◆ What the task asks ◆
Copy exactly the lines of the data below that run from the line holding "Received (Hamming(7,4), ≤1" through the line holding "Received (Hamming(15,11), ≤1", both ends included.

*** Task material

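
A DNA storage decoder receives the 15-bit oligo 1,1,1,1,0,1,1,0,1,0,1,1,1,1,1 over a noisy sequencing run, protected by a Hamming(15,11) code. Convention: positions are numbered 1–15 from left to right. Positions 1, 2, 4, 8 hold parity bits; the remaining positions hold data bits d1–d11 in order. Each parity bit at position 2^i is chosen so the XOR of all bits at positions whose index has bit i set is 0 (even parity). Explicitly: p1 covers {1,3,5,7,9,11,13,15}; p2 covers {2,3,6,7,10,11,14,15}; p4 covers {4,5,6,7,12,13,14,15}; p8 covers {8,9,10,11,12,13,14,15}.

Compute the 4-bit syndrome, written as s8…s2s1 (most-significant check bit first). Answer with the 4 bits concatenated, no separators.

0111

s1 (pos 1,3,5,7,9,11,13,15): 1⊕1⊕0⊕1⊕1⊕1⊕1⊕1 = 1
s2 (pos 2,3,6,7,10,11,14,15): 1⊕1⊕1⊕1⊕0⊕1⊕1⊕1 = 1
s4 (pos 4,5,6,7,12,13,14,15): 1⊕0⊕1⊕1⊕1⊕1⊕1⊕1 = 1
s8 (pos 8,9,10,11,12,13,14,15): 0⊕1⊕0⊕1⊕1⊕1⊕1⊕1 = 0
Syndrome s8…s1 = 0111 → error at position 7.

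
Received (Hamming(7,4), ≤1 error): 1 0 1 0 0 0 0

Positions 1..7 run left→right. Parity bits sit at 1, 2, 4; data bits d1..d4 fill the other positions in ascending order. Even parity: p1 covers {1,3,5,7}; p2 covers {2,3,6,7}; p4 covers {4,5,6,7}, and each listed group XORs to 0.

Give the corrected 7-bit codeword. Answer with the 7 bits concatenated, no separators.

1110000

s1 (pos 1,3,5,7): 1⊕1⊕0⊕0 = 0
s2 (pos 2,3,6,7): 0⊕1⊕0⊕0 = 1
s4 (pos 4,5,6,7): 0⊕0⊕0⊕0 = 0
Syndrome s4…s1 = 010 → error at position 2.
Flip position 2: 1010000 → 1110000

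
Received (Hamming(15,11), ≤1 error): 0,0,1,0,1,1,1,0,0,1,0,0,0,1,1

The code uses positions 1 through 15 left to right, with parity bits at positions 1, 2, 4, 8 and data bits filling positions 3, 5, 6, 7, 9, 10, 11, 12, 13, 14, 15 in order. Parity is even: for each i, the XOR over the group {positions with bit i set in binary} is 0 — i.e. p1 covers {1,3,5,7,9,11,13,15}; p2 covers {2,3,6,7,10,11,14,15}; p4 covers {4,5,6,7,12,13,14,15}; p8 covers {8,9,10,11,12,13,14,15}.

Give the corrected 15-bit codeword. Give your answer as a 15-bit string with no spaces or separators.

s1 (pos 1,3,5,7,9,11,13,15): 0⊕1⊕1⊕1⊕0⊕0⊕0⊕1 = 0
s2 (pos 2,3,6,7,10,11,14,15): 0⊕1⊕1⊕1⊕1⊕0⊕1⊕1 = 0
s4 (pos 4,5,6,7,12,13,14,15): 0⊕1⊕1⊕1⊕0⊕0⊕1⊕1 = 1
s8 (pos 8,9,10,11,12,13,14,15): 0⊕0⊕1⊕0⊕0⊕0⊕1⊕1 = 1
Syndrome s8…s1 = 1100 → error at position 12.
Flip position 12: 001011100100011 → 001011100101011

001011100101011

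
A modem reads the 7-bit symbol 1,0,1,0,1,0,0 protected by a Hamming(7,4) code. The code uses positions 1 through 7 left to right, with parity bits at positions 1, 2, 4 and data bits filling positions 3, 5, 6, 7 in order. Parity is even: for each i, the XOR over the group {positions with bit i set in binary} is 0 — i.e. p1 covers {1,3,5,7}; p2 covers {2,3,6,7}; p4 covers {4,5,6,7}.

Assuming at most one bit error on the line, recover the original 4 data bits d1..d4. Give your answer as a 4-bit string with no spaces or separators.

1101

s1 (pos 1,3,5,7): 1⊕1⊕1⊕0 = 1
s2 (pos 2,3,6,7): 0⊕1⊕0⊕0 = 1
s4 (pos 4,5,6,7): 0⊕1⊕0⊕0 = 1
Syndrome s4…s1 = 111 → error at position 7.
Flip position 7: 1010100 → 1010101
Read data bits from positions 3,5,6,7: 1101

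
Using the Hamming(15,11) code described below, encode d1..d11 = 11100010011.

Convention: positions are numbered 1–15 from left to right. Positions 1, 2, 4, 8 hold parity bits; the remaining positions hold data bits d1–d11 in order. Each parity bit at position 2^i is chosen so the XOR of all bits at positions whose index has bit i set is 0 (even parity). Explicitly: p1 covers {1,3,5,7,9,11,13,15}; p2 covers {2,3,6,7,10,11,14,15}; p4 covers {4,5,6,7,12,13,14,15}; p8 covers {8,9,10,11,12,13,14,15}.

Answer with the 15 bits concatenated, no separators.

Place data at non-parity positions: p1 p2 1 p4 1 1 0 p8 0 0 1 0 0 1 1
p1 (pos 1,3,5,7,9,11,13,15): XOR of data positions = 1⊕1⊕0⊕0⊕1⊕0⊕1 = 0
p2 (pos 2,3,6,7,10,11,14,15): XOR of data positions = 1⊕1⊕0⊕0⊕1⊕1⊕1 = 1
p4 (pos 4,5,6,7,12,13,14,15): XOR of data positions = 1⊕1⊕0⊕0⊕0⊕1⊕1 = 0
p8 (pos 8,9,10,11,12,13,14,15): XOR of data positions = 0⊕0⊕1⊕0⊕0⊕1⊕1 = 1
Codeword: 011011010010011

011011010010011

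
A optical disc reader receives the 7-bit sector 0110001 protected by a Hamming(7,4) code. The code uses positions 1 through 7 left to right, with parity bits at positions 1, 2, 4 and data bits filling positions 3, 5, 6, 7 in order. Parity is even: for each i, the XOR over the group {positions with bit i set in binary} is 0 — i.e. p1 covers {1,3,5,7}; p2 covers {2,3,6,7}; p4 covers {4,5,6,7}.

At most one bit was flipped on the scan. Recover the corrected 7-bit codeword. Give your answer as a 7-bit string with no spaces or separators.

s1 (pos 1,3,5,7): 0⊕1⊕0⊕1 = 0
s2 (pos 2,3,6,7): 1⊕1⊕0⊕1 = 1
s4 (pos 4,5,6,7): 0⊕0⊕0⊕1 = 1
Syndrome s4…s1 = 110 → error at position 6.
Flip position 6: 0110001 → 0110011

0110011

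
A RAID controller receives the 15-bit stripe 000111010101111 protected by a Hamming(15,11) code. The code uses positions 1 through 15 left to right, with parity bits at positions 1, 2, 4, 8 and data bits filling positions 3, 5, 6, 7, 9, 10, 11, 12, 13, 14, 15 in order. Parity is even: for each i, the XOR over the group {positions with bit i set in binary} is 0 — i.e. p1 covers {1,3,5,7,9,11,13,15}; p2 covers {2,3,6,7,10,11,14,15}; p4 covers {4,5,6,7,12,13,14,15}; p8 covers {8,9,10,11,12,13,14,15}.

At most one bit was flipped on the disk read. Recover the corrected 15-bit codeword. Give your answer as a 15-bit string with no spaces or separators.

000101010101111

s1 (pos 1,3,5,7,9,11,13,15): 0⊕0⊕1⊕0⊕0⊕0⊕1⊕1 = 1
s2 (pos 2,3,6,7,10,11,14,15): 0⊕0⊕1⊕0⊕1⊕0⊕1⊕1 = 0
s4 (pos 4,5,6,7,12,13,14,15): 1⊕1⊕1⊕0⊕1⊕1⊕1⊕1 = 1
s8 (pos 8,9,10,11,12,13,14,15): 1⊕0⊕1⊕0⊕1⊕1⊕1⊕1 = 0
Syndrome s8…s1 = 0101 → error at position 5.
Flip position 5: 000111010101111 → 000101010101111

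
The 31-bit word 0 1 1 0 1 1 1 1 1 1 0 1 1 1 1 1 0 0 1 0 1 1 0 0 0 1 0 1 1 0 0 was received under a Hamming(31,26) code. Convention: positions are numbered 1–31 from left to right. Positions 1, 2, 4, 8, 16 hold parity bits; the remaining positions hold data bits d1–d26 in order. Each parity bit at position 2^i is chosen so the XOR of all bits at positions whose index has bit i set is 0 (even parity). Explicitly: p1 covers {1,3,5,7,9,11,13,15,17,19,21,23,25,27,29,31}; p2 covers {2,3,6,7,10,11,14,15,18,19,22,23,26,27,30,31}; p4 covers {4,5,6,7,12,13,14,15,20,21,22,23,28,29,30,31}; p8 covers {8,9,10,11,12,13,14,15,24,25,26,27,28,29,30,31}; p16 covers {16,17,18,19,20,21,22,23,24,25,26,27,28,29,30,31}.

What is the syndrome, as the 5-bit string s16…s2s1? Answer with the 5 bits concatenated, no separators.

10101

s1 (pos 1,3,5,7,9,11,13,15,17,19,21,23,25,27,29,31): 0⊕1⊕1⊕1⊕1⊕0⊕1⊕1⊕0⊕1⊕1⊕0⊕0⊕0⊕1⊕0 = 1
s2 (pos 2,3,6,7,10,11,14,15,18,19,22,23,26,27,30,31): 1⊕1⊕1⊕1⊕1⊕0⊕1⊕1⊕0⊕1⊕1⊕0⊕1⊕0⊕0⊕0 = 0
s4 (pos 4,5,6,7,12,13,14,15,20,21,22,23,28,29,30,31): 0⊕1⊕1⊕1⊕1⊕1⊕1⊕1⊕0⊕1⊕1⊕0⊕1⊕1⊕0⊕0 = 1
s8 (pos 8,9,10,11,12,13,14,15,24,25,26,27,28,29,30,31): 1⊕1⊕1⊕0⊕1⊕1⊕1⊕1⊕0⊕0⊕1⊕0⊕1⊕1⊕0⊕0 = 0
s16 (pos 16,17,18,19,20,21,22,23,24,25,26,27,28,29,30,31): 1⊕0⊕0⊕1⊕0⊕1⊕1⊕0⊕0⊕0⊕1⊕0⊕1⊕1⊕0⊕0 = 1
Syndrome s16…s1 = 10101 → error at position 21.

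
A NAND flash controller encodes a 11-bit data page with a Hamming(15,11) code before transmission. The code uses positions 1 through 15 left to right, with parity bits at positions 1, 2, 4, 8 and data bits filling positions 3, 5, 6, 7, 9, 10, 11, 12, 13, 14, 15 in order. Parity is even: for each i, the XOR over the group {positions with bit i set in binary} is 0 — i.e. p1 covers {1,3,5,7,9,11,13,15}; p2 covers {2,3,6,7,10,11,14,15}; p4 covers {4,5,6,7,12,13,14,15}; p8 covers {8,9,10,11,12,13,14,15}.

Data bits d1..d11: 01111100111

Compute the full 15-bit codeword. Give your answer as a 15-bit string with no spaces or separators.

Place data at non-parity positions: p1 p2 0 p4 1 1 1 p8 1 1 0 0 1 1 1
p1 (pos 1,3,5,7,9,11,13,15): XOR of data positions = 0⊕1⊕1⊕1⊕0⊕1⊕1 = 1
p2 (pos 2,3,6,7,10,11,14,15): XOR of data positions = 0⊕1⊕1⊕1⊕0⊕1⊕1 = 1
p4 (pos 4,5,6,7,12,13,14,15): XOR of data positions = 1⊕1⊕1⊕0⊕1⊕1⊕1 = 0
p8 (pos 8,9,10,11,12,13,14,15): XOR of data positions = 1⊕1⊕0⊕0⊕1⊕1⊕1 = 1
Codeword: 110011111100111

110011111100111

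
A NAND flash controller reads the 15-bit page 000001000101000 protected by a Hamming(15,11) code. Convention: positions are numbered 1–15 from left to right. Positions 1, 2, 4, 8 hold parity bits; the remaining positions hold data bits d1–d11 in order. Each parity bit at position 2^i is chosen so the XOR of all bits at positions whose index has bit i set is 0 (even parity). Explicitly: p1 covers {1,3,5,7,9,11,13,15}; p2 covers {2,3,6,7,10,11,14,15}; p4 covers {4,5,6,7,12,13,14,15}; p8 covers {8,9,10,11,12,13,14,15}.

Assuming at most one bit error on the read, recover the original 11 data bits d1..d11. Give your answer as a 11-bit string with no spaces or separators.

00100101000

s1 (pos 1,3,5,7,9,11,13,15): 0⊕0⊕0⊕0⊕0⊕0⊕0⊕0 = 0
s2 (pos 2,3,6,7,10,11,14,15): 0⊕0⊕1⊕0⊕1⊕0⊕0⊕0 = 0
s4 (pos 4,5,6,7,12,13,14,15): 0⊕0⊕1⊕0⊕1⊕0⊕0⊕0 = 0
s8 (pos 8,9,10,11,12,13,14,15): 0⊕0⊕1⊕0⊕1⊕0⊕0⊕0 = 0
Syndrome s8…s1 = 0000 → no error.
Read data bits from positions 3,5,6,7,9,10,11,12,13,14,15: 00100101000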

******

◆ Expected output ◆
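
Received (Hamming(7,4), ≤1 error): 1 0 1 0 0 0 0

Positions 1..7 run left→right. Parity bits sit at 1, 2, 4; data bits d1..d4 fill the other positions in ascending order. Even parity: p1 covers {1,3,5,7}; p2 covers {2,3,6,7}; p4 covers {4,5,6,7}, and each listed group XORs to 0.

Give the corrected 7-bit codeword. Answer with the 7 bits concatenated, no separators.

1110000

s1 (pos 1,3,5,7): 1⊕1⊕0⊕0 = 0
s2 (pos 2,3,6,7): 0⊕1⊕0⊕0 = 1
s4 (pos 4,5,6,7): 0⊕0⊕0⊕0 = 0
Syndrome s4…s1 = 010 → error at position 2.
Flip position 2: 1010000 → 1110000

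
Received (Hamming(15,11), ≤1 error): 0,0,1,0,1,1,1,0,0,1,0,0,0,1,1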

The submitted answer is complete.